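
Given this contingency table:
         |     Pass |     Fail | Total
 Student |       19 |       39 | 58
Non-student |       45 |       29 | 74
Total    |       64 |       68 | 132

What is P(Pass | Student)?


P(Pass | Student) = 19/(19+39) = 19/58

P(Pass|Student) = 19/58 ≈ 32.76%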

= = = = =

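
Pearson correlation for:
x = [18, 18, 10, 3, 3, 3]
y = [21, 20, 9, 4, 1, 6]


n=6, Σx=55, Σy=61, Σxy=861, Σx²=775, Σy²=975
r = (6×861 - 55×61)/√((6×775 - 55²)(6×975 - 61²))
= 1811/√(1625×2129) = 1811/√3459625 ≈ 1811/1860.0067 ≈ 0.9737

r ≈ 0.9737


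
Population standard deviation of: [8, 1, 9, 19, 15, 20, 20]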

= = = = =

* [Problem details]
Out of the listing above, reproduce exactly the lines from the one with "x = [18, 18, 10, 3, 3, 3]" up to and including the one with "Population standard deviation".

* [Result of this exercise]
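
x = [18, 18, 10, 3, 3, 3]
y = [21, 20, 9, 4, 1, 6]


n=6, Σx=55, Σy=61, Σxy=861, Σx²=775, Σy²=975
r = (6×861 - 55×61)/√((6×775 - 55²)(6×975 - 61²))
= 1811/√(1625×2129) = 1811/√3459625 ≈ 1811/1860.0067 ≈ 0.9737

r ≈ 0.9737


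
Population standard deviation of: [8, 1, 9, 19, 15, 20, 20]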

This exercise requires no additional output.